▶ _Problem requirements_
Look for "regime" in each line of the entries, and return the matching lines.

═══ Exercise input

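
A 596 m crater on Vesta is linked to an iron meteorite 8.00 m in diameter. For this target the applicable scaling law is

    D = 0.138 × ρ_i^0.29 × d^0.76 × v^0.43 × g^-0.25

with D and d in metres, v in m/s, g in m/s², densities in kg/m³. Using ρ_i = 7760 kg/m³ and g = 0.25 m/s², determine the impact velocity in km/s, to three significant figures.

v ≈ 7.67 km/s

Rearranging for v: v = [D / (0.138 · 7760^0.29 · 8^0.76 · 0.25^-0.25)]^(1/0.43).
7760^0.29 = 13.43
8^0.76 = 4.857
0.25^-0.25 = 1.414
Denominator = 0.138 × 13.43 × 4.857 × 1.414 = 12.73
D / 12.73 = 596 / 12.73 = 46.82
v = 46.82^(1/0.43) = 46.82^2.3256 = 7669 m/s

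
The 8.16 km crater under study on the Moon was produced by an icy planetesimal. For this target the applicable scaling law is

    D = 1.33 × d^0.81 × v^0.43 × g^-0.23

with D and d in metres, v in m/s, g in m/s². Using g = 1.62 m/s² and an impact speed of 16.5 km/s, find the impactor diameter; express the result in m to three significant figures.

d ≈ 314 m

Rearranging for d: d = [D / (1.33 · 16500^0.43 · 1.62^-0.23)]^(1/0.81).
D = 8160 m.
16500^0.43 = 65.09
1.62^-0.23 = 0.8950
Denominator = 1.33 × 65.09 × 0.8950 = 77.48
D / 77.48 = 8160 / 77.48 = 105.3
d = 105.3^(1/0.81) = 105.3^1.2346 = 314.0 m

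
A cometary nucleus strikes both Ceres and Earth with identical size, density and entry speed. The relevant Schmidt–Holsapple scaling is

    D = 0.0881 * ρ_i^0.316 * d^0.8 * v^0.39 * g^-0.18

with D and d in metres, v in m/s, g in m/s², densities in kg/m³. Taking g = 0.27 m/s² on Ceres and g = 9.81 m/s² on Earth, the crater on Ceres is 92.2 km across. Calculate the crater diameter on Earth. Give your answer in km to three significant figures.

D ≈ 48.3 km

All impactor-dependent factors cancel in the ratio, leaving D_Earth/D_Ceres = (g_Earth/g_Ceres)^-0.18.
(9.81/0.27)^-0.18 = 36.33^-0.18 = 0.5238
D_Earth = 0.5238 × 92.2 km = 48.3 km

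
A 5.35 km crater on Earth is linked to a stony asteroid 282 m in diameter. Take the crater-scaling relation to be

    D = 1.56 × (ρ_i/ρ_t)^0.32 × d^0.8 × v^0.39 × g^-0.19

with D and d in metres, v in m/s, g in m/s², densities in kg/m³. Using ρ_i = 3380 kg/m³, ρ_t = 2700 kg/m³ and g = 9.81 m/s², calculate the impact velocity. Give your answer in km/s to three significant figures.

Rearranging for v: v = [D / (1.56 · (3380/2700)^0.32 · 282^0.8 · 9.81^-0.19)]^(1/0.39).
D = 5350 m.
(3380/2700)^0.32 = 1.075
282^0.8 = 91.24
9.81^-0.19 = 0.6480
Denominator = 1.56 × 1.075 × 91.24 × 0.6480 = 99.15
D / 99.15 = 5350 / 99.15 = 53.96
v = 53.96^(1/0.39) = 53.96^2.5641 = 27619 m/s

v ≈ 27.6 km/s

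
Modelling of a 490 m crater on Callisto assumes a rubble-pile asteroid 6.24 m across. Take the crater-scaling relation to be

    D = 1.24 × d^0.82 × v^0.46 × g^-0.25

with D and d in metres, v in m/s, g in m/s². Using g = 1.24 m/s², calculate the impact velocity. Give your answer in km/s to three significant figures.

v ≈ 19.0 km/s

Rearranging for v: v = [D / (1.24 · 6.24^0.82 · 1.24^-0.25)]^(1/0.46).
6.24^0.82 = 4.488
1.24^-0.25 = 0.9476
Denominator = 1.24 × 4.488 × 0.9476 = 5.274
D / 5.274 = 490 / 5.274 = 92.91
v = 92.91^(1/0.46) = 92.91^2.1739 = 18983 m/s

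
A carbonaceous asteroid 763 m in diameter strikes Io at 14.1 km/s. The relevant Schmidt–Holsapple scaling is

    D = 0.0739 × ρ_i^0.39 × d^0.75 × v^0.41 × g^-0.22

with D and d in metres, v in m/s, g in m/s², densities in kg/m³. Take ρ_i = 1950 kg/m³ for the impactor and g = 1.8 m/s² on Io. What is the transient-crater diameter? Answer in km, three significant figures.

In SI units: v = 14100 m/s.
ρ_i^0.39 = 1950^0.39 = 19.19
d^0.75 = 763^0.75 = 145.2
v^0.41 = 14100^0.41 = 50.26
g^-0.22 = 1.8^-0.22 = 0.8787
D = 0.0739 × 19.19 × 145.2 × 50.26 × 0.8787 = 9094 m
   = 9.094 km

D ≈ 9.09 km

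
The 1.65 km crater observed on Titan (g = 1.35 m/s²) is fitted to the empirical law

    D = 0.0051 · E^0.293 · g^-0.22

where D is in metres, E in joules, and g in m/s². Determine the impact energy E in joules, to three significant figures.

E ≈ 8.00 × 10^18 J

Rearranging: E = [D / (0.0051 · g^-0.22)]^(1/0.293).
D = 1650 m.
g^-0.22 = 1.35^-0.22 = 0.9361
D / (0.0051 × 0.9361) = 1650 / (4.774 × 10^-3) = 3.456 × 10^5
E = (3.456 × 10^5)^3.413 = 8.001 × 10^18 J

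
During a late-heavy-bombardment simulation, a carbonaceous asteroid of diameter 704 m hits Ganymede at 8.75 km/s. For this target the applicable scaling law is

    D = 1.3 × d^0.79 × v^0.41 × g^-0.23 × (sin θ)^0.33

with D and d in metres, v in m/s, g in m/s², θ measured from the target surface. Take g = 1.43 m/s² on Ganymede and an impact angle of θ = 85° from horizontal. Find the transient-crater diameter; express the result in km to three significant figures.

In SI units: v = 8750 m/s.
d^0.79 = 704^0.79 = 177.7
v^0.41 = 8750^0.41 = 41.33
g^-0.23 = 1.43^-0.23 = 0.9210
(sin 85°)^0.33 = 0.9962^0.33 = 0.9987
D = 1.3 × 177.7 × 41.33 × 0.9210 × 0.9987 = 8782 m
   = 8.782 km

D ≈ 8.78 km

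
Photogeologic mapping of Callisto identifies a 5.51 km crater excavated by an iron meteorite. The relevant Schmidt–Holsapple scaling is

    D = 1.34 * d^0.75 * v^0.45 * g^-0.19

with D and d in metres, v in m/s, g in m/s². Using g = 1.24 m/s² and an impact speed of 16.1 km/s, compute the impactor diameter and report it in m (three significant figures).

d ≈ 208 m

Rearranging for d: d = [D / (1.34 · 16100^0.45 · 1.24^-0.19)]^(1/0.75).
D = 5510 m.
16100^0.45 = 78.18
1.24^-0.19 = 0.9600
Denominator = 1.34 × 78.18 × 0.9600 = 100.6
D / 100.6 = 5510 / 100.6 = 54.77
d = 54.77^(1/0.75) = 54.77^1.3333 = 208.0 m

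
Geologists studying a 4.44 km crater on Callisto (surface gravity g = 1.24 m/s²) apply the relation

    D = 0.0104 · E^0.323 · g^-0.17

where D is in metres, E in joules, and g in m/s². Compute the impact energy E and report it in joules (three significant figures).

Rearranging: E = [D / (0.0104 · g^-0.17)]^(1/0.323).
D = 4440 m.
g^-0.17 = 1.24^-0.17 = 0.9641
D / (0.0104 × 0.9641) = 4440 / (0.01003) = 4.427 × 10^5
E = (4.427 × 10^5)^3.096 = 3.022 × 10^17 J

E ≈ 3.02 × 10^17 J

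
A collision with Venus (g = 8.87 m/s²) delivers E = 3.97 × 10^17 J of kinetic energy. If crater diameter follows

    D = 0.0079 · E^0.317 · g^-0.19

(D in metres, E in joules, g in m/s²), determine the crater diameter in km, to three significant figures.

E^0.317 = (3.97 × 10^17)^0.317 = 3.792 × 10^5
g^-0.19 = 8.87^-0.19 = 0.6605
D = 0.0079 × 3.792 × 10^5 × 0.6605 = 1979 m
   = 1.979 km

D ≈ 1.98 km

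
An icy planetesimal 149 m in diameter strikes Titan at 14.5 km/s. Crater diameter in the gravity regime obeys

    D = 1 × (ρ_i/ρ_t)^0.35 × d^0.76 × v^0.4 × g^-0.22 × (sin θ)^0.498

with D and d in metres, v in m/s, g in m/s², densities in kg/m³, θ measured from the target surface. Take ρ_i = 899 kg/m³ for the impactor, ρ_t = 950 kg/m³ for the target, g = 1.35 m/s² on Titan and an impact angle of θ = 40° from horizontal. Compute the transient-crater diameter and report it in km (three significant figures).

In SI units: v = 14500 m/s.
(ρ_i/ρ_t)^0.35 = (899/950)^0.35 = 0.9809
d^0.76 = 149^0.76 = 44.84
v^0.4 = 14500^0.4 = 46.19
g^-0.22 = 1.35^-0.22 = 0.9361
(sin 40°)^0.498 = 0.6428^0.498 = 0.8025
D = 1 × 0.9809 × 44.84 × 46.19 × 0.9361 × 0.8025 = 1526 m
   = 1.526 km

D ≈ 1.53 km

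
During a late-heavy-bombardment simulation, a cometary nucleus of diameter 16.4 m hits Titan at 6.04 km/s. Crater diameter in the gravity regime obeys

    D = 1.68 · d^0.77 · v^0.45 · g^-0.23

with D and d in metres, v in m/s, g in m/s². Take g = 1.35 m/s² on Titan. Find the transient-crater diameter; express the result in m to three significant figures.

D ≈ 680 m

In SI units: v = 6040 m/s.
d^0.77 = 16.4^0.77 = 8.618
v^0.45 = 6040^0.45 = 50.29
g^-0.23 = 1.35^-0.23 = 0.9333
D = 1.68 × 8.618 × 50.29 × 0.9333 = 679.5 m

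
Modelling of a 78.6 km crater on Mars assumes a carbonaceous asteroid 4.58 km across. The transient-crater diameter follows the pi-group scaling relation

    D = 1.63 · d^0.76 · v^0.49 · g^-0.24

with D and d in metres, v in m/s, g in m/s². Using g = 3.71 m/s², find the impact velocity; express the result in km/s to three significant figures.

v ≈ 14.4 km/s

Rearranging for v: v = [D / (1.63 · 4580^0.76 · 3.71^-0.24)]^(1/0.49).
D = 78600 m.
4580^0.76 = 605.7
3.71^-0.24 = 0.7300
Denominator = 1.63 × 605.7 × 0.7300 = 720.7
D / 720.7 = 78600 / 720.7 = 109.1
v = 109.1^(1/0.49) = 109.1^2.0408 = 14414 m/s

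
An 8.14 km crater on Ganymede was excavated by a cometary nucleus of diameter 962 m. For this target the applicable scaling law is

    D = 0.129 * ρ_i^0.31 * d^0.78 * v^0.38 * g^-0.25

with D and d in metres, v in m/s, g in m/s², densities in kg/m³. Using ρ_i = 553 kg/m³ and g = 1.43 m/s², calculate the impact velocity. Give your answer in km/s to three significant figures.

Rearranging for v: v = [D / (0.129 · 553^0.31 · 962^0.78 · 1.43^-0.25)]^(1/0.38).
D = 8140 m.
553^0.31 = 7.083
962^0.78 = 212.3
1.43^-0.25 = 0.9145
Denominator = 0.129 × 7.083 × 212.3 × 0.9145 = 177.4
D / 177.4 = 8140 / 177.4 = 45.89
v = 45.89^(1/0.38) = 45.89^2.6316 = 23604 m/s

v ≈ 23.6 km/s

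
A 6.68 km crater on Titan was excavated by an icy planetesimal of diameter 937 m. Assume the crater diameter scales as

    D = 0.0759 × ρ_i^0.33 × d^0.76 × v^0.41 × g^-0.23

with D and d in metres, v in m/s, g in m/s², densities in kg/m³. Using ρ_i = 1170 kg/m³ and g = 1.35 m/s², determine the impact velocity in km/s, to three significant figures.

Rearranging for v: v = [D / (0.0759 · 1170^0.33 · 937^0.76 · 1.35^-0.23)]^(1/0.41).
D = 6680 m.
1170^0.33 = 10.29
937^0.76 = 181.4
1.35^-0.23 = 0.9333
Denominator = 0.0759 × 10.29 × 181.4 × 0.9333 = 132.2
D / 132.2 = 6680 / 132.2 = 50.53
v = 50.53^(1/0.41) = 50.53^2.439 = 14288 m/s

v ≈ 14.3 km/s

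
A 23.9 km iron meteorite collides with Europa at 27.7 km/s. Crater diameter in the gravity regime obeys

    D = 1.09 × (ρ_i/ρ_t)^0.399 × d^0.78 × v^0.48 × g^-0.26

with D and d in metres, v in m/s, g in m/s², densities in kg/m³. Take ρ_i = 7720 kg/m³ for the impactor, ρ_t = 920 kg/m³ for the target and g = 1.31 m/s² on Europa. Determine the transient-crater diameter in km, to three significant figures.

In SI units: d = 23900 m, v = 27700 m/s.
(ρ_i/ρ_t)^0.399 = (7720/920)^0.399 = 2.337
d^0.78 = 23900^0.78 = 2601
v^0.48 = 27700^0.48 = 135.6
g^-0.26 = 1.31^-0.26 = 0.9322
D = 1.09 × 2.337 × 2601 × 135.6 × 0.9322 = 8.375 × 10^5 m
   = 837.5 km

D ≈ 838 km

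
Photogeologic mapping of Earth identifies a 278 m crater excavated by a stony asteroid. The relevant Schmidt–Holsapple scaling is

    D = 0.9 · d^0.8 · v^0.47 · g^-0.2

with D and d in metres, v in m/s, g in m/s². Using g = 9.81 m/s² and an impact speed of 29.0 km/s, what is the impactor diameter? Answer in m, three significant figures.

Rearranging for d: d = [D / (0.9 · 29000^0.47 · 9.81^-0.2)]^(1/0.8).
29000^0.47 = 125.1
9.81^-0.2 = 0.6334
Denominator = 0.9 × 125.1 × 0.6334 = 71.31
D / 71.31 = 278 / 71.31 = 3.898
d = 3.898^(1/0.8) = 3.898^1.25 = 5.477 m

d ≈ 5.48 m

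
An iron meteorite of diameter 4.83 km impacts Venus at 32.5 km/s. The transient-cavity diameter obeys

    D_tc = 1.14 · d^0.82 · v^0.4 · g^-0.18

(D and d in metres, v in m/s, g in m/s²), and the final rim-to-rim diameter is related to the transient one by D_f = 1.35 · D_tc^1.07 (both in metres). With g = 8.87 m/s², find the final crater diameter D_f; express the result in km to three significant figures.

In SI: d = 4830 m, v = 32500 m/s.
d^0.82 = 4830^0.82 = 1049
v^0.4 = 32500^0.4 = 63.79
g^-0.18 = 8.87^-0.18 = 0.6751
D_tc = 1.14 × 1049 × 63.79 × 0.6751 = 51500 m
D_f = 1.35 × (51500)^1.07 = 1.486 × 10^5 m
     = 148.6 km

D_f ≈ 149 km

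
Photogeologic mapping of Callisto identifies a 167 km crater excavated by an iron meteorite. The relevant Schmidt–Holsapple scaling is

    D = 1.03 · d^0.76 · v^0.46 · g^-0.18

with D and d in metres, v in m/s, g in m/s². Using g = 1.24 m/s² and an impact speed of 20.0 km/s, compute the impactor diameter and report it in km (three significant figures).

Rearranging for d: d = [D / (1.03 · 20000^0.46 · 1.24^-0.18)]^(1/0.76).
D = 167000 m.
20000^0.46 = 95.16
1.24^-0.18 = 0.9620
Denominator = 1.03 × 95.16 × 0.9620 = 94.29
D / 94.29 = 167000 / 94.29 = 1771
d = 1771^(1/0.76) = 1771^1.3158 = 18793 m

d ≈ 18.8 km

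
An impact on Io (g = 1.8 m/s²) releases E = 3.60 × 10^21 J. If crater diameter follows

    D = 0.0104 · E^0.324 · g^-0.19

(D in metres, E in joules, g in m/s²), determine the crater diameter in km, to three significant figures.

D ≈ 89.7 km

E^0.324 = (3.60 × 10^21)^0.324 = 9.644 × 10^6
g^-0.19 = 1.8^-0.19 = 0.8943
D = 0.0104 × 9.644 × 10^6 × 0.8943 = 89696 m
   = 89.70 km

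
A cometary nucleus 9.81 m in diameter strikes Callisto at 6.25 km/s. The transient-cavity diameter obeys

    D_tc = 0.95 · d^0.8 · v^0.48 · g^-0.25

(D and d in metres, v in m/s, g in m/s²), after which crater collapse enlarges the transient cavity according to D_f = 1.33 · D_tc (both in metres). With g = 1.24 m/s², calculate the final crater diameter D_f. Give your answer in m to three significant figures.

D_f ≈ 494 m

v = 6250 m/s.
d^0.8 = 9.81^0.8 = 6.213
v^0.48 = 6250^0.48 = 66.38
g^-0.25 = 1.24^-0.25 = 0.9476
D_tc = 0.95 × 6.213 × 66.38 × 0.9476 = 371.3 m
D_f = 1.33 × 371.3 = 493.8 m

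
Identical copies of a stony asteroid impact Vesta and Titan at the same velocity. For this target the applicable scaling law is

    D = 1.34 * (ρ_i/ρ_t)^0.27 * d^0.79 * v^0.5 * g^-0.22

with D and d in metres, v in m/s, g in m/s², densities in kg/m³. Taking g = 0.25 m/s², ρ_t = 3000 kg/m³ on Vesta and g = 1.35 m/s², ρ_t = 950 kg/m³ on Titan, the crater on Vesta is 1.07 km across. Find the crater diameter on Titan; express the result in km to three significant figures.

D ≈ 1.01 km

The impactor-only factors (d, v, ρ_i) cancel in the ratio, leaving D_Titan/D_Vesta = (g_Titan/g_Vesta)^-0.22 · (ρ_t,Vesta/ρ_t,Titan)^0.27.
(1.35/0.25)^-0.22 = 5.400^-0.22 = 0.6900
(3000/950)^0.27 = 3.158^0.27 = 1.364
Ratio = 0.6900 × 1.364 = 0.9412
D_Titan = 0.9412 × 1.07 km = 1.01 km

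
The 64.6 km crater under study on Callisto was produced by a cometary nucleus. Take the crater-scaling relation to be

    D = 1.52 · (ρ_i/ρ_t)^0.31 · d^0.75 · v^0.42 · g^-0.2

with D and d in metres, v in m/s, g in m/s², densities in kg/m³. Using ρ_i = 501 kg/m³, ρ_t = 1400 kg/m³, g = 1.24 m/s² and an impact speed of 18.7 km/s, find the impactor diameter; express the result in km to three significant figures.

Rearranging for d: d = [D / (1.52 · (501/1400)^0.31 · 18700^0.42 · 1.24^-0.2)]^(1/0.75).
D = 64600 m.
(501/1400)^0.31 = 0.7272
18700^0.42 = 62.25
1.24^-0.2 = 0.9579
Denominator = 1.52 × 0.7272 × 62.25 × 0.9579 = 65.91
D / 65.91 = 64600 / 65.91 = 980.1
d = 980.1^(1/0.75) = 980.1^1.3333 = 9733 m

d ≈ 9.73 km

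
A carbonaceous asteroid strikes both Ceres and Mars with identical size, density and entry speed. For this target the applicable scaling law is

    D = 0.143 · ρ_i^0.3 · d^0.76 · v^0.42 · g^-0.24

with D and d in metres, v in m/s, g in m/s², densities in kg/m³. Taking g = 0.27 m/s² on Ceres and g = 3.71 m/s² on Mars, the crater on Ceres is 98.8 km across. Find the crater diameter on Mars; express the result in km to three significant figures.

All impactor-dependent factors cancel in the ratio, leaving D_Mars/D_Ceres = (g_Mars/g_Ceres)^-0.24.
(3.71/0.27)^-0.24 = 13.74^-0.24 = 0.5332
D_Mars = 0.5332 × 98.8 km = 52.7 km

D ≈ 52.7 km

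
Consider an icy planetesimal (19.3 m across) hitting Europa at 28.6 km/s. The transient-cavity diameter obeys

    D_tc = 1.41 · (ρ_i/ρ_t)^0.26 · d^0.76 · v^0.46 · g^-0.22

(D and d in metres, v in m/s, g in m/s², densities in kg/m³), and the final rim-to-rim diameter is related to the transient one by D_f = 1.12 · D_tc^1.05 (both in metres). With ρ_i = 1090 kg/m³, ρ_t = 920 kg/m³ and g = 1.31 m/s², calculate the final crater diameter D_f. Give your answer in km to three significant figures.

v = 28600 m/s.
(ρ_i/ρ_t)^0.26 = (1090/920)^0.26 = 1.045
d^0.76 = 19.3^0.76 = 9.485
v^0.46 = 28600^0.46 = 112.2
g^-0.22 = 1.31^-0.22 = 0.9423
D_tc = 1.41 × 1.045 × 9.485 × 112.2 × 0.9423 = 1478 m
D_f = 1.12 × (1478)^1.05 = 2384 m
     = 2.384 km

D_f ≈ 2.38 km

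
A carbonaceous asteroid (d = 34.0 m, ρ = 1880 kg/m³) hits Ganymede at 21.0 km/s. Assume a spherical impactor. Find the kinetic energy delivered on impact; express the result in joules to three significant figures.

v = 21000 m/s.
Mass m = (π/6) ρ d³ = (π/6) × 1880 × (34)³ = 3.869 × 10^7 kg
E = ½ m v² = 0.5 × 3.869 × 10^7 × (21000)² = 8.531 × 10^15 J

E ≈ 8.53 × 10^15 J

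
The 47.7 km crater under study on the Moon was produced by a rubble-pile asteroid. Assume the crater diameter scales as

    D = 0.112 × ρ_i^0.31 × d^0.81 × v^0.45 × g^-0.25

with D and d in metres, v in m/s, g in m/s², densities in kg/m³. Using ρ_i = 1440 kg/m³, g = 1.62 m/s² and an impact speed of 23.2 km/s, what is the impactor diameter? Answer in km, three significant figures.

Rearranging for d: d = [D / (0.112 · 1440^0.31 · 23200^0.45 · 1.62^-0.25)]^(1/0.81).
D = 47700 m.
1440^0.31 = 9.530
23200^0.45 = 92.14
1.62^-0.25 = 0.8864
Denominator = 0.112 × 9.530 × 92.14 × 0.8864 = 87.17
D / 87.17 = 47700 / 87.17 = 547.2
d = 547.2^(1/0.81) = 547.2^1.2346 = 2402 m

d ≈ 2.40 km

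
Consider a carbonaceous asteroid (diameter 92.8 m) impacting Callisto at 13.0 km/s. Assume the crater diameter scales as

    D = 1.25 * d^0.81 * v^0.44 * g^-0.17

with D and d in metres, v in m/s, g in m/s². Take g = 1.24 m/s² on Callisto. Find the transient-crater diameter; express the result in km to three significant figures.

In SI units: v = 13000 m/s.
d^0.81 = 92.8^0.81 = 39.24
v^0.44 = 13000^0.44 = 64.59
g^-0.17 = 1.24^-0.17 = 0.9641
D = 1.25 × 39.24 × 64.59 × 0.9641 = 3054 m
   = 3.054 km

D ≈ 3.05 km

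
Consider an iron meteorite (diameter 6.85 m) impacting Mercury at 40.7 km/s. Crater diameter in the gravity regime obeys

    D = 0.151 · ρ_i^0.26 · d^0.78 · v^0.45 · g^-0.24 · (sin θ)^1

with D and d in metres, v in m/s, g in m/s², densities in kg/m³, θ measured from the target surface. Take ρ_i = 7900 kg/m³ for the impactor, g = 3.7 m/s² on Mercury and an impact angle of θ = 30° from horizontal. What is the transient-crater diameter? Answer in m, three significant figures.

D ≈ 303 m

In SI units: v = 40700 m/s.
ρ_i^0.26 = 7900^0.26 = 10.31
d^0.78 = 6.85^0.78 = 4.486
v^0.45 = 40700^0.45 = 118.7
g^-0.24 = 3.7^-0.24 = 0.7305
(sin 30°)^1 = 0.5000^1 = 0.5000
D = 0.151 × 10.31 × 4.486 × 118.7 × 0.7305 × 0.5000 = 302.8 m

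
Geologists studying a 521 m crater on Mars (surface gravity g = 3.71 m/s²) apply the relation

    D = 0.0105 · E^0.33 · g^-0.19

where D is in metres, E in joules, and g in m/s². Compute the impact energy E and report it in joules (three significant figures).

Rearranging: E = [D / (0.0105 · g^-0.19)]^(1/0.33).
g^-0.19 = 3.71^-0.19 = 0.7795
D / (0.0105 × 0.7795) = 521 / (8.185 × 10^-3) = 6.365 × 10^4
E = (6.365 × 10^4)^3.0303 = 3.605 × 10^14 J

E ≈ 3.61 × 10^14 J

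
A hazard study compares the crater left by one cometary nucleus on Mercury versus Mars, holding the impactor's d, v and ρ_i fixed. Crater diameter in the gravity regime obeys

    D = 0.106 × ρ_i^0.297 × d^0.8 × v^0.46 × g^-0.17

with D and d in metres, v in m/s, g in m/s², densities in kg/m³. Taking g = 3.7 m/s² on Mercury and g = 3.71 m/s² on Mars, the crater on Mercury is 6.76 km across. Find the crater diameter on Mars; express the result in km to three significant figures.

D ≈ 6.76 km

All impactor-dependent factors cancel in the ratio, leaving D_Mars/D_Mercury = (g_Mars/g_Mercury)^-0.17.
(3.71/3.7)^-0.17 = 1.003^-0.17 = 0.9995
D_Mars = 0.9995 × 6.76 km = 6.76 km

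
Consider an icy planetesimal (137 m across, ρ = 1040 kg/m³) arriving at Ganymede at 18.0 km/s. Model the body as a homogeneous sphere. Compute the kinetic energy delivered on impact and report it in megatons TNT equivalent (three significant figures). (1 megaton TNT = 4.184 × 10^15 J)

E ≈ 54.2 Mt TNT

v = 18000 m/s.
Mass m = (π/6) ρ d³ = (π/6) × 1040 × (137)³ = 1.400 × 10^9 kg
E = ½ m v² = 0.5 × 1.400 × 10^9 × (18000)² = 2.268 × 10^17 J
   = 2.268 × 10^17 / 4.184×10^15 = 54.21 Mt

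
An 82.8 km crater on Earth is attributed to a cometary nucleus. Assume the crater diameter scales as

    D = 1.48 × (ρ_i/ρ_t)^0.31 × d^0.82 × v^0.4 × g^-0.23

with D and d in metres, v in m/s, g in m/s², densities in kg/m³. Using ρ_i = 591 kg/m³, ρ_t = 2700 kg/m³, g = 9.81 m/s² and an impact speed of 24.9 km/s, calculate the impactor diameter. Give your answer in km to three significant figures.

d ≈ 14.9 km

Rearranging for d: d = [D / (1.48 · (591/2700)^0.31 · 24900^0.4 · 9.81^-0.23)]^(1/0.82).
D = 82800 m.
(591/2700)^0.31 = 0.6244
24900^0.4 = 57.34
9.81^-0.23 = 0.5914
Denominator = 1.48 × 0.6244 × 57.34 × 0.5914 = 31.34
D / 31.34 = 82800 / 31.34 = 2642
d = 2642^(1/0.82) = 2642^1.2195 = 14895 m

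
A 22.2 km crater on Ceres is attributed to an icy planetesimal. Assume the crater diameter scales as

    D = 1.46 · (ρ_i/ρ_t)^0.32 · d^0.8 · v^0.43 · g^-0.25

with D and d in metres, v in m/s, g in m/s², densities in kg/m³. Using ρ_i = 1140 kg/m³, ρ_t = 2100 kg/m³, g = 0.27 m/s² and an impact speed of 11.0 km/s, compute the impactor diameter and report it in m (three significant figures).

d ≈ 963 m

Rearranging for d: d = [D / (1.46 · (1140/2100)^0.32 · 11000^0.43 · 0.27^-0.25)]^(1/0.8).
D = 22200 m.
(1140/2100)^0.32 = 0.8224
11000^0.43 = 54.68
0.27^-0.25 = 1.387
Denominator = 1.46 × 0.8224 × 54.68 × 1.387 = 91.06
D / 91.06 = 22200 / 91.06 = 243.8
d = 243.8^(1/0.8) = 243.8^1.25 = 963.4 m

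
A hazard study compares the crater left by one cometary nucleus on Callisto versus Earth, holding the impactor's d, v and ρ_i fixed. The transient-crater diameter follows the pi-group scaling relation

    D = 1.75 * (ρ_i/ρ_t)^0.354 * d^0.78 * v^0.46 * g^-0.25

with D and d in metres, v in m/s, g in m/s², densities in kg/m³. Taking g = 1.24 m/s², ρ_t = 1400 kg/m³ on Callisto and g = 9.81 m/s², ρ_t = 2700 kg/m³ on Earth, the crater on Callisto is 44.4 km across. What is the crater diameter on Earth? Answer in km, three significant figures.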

══════

▶ _Answer to this task_
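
An icy planetesimal 149 m in diameter strikes Titan at 14.5 km/s. Crater diameter in the gravity regime obeys
During a late-heavy-bombardment simulation, a cometary nucleus of diameter 16.4 m hits Titan at 6.04 km/s. Crater diameter in the gravity regime obeys
A 23.9 km iron meteorite collides with Europa at 27.7 km/s. Crater diameter in the gravity regime obeys
Consider an iron meteorite (diameter 6.85 m) impacting Mercury at 40.7 km/s. Crater diameter in the gravity regime obeys
A hazard study compares the crater left by one cometary nucleus on Mercury versus Mars, holding the impactor's d, v and ρ_i fixed. Crater diameter in the gravity regime obeys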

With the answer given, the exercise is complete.